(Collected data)
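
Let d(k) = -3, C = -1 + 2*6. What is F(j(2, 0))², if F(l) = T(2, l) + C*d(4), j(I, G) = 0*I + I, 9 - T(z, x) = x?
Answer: 676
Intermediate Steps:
T(z, x) = 9 - x
j(I, G) = I (j(I, G) = 0 + I = I)
C = 11 (C = -1 + 12 = 11)
F(l) = -24 - l (F(l) = (9 - l) + 11*(-3) = (9 - l) - 33 = -24 - l)
F(j(2, 0))² = (-24 - 1*2)² = (-24 - 2)² = (-26)² = 676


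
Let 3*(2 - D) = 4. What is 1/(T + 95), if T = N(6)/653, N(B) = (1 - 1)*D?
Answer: 1/95 ≈ 0.010526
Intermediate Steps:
D = 2/3 (D = 2 - 1/3*4 = 2 - 4/3 = 2/3 ≈ 0.66667)
N(B) = 0 (N(B) = (1 - 1)*(2/3) = 0*(2/3) = 0)
T = 0 (T = 0/653 = 0*(1/653) = 0)
1/(T + 95) = 1/(0 + 95) = 1/95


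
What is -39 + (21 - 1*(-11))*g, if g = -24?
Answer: -807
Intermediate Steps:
-39 + (21 - 1*(-11))*g = -39 + (21 - 1*(-11))*(-24) = -39 + (21 + 11)*(-24) = -39 + 32*(-24) = -39 - 768 = -807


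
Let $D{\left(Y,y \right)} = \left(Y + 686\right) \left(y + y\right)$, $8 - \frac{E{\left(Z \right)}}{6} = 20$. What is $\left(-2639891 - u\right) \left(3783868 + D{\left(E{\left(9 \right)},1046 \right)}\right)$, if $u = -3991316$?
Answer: $6849503007300$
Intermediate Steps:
$E{\left(Z \right)} = -72$ ($E{\left(Z \right)} = 48 - 120 = -72$)
$D{\left(Y,y \right)} = 2 y \left(686 + Y\right)$ ($D{\left(Y,y \right)} = \left(686 + Y\right) 2 y = 2 y \left(686 + Y\right)$)
$\left(-2639891 - u\right) \left(3783868 + D{\left(E{\left(9 \right)},1046 \right)}\right) = \left(-2639891 - -3991316\right) \left(3783868 + 2 \cdot 1046 \left(686 - 72\right)\right) = \left(-2639891 + 3991316\right) \left(3783868 + 2 \cdot 1046 \cdot 614\right) = 1351425 \left(3783868 + 1284488\right) = 1351425 \cdot 5068356 = 6849503007300$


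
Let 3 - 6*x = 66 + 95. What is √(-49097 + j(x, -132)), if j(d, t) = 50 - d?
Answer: 23*I*√834/3 ≈ 221.41*I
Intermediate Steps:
x = -79/3 (x = ½ - (66 + 95)/6 = ½ - ⅙*161 = ½ - 161/6 = -79/3 ≈ -26.333)
√(-49097 + j(x, -132)) = √(-49097 + (50 - 1*(-79/3))) = √(-49097 + (50 + 79/3)) = √(-49097 + 229/3) = √(-147062/3) = 23*I*√834/3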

EXERCISE DIRECTIONS>
Which lines of the data contain the word "Answer"? Copy each one.

TASK SOLUTION>
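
Answer: 676
Answer: 1/95 ≈ 0.010526
Answer: -807
Answer: $6849503007300$
Answer: 23*I*√834/3 ≈ 221.41*I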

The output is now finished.